START Exercise inputs

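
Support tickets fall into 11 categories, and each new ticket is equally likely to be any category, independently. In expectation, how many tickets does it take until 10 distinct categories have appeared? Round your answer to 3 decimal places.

Going from k to k+1 distinct takes a geometric number of tickets with mean 11/(11-k).
Sum over k = 0,...,9: E = 11/11 + 11/10 + 11/9 + ... + 11/3 + 11/2 = 22.2187.

22.219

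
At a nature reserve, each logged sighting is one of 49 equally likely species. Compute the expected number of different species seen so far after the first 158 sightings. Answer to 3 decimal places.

47.115

For each species, P(seen in 158 sightings) = 1 - (48/49)^158 = 0.9615.
By linearity of expectation, E[distinct seen] = 49·(1 - (48/49)^158) = 47.1149.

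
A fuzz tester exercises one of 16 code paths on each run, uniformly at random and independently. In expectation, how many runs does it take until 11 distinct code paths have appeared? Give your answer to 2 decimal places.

With k distinct code paths already seen, the next new one arrives after an expected 16/(16-k) runs.
Sum over k = 0,...,10: E = 16/16 + 16/15 + 16/14 + ... + 16/7 + 16/6 = 17.558.

17.56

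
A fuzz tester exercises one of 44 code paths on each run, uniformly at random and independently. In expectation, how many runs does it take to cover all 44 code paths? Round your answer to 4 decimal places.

After k distinct code paths have appeared, the next run gives a new one with probability (44-k)/44, so the expected wait for the (k+1)-th is 44/(44-k).
E[T] = 44/44 + 44/43 + 44/42 + ... + 44/2 + 44/1 = 44·H_{44}.
H_{44} = 4.37273, so E[T] = 192.39994.

192.3999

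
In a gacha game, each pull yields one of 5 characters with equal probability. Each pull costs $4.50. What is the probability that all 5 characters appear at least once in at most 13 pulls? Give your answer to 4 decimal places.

By inclusion–exclusion over which characters are missing,
P(all seen) = Σ_{j=0}^{5} (-1)^j C(5,j)((5-j)/5)^13
= 1.00000 - 0.27488 + 0.01306 - 0.00007 + 0.00000 - 0.00000
= 0.73812.

0.7381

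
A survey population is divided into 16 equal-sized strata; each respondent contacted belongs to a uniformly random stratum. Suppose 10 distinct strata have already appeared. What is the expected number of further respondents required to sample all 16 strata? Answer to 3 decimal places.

39.200

From k distinct to k+1 distinct takes on average 16/(16-k) respondents.
Sum over k = 10,...,15: E = 16/6 + 16/5 + 16/4 + 16/3 + 16/2 + 16/1 = 39.2000.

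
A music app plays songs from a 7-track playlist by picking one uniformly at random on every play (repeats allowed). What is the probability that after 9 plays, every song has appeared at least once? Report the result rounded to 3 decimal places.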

END Exercise inputs

» **Your objective**
Return the full listing. Leave every word as it stands.

» **Answer section**
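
Support tickets fall into 11 categories, and each new ticket is equally likely to be any category, independently. In expectation, how many tickets does it take until 10 distinct categories have appeared? Round your answer to 3 decimal places.

Going from k to k+1 distinct takes a geometric number of tickets with mean 11/(11-k).
Sum over k = 0,...,9: E = 11/11 + 11/10 + 11/9 + ... + 11/3 + 11/2 = 22.2187.

22.219

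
At a nature reserve, each logged sighting is one of 49 equally likely species. Compute the expected number of different species seen so far after the first 158 sightings. Answer to 3 decimal places.

47.115

For each species, P(seen in 158 sightings) = 1 - (48/49)^158 = 0.9615.
By linearity of expectation, E[distinct seen] = 49·(1 - (48/49)^158) = 47.1149.

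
A fuzz tester exercises one of 16 code paths on each run, uniformly at random and independently. In expectation, how many runs does it take until 11 distinct code paths have appeared? Give your answer to 2 decimal places.

With k distinct code paths already seen, the next new one arrives after an expected 16/(16-k) runs.
Sum over k = 0,...,10: E = 16/16 + 16/15 + 16/14 + ... + 16/7 + 16/6 = 17.558.

17.56

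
A fuzz tester exercises one of 44 code paths on each run, uniformly at random and independently. In expectation, how many runs does it take to cover all 44 code paths? Round your answer to 4 decimal places.

After k distinct code paths have appeared, the next run gives a new one with probability (44-k)/44, so the expected wait for the (k+1)-th is 44/(44-k).
E[T] = 44/44 + 44/43 + 44/42 + ... + 44/2 + 44/1 = 44·H_{44}.
H_{44} = 4.37273, so E[T] = 192.39994.

192.3999

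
In a gacha game, each pull yields one of 5 characters with equal probability. Each pull costs $4.50. What is the probability that all 5 characters appear at least once in at most 13 pulls? Give your answer to 4 decimal places.

By inclusion–exclusion over which characters are missing,
P(all seen) = Σ_{j=0}^{5} (-1)^j C(5,j)((5-j)/5)^13
= 1.00000 - 0.27488 + 0.01306 - 0.00007 + 0.00000 - 0.00000
= 0.73812.

0.7381

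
A survey population is divided into 16 equal-sized strata; each respondent contacted belongs to a uniformly random stratum. Suppose 10 distinct strata have already appeared. What is the expected number of further respondents required to sample all 16 strata? Answer to 3 decimal places.

39.200

From k distinct to k+1 distinct takes on average 16/(16-k) respondents.
Sum over k = 10,...,15: E = 16/6 + 16/5 + 16/4 + 16/3 + 16/2 + 16/1 = 39.2000.

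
A music app plays songs from a 7-track playlist by picking one uniformly at random on every play (repeats allowed). What is the probability that after 9 plays, every song has appeared at least once? Report the result rounded to 3 decimal places.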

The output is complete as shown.